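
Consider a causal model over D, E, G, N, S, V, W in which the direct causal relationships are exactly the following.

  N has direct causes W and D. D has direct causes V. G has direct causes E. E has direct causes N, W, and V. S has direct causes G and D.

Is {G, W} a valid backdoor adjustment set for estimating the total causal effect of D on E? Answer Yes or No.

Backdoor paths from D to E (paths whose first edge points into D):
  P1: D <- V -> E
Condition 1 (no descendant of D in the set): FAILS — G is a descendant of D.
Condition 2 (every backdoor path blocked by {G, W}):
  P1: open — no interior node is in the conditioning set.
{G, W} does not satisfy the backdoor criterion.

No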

==

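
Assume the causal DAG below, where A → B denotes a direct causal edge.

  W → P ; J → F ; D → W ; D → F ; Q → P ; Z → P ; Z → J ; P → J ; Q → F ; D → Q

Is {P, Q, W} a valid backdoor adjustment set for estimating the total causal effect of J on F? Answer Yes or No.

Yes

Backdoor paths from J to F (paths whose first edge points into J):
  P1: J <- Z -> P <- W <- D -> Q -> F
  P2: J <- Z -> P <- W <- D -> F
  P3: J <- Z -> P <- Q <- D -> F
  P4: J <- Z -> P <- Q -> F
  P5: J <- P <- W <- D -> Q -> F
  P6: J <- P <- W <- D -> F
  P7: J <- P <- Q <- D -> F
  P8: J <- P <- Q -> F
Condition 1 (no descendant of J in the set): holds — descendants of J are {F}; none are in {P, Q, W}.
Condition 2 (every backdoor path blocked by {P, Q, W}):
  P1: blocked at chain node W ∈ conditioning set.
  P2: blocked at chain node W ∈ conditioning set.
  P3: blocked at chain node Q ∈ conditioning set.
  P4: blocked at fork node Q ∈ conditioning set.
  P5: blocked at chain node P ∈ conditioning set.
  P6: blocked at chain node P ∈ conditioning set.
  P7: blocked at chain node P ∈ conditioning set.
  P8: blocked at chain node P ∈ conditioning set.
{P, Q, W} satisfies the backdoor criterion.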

* * *

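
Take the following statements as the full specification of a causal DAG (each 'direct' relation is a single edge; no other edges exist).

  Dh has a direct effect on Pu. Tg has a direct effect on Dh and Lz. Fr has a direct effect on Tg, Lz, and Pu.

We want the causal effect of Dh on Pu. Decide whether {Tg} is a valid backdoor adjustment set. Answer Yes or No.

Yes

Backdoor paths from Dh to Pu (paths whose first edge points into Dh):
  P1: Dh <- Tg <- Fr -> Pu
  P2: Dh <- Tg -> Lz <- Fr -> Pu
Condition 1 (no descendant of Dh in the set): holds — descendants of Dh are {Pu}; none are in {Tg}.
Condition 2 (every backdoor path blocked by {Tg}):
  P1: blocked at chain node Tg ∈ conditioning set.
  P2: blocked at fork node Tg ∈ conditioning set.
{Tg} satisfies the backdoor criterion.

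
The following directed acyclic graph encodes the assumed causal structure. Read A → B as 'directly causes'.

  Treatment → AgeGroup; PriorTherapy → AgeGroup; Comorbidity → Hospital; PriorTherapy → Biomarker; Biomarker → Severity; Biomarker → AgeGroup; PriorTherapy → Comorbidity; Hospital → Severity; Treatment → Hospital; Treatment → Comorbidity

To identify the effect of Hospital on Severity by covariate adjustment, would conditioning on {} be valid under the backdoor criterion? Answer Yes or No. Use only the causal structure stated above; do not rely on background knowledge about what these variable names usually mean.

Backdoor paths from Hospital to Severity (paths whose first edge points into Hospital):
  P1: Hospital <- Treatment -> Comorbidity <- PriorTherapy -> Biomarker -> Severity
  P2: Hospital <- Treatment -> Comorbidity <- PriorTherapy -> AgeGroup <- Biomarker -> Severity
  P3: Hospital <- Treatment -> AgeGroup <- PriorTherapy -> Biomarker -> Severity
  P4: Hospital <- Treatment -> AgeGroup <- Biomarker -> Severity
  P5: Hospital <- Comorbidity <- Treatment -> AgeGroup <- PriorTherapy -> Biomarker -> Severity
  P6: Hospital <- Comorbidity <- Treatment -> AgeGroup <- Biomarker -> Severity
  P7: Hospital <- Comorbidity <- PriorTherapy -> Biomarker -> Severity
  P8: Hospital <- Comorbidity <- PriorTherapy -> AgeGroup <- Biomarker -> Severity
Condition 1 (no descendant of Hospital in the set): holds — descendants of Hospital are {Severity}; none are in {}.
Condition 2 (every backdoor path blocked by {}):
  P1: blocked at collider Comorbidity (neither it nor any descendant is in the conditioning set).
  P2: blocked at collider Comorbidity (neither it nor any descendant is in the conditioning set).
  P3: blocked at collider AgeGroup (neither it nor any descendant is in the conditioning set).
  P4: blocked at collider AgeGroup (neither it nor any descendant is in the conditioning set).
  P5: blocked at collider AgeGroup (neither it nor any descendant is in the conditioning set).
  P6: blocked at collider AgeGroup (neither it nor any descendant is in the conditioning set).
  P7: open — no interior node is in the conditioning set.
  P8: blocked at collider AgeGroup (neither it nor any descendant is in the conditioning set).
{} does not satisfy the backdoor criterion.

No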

*What to work on:*
Show every line in the records above that contains the word "causes".

*Written response:*
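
  N has direct causes W and D. D has direct causes V. G has direct causes E. E has direct causes N, W, and V. S has direct causes G and D.
The following directed acyclic graph encodes the assumed causal structure. Read A → B as 'directly causes'.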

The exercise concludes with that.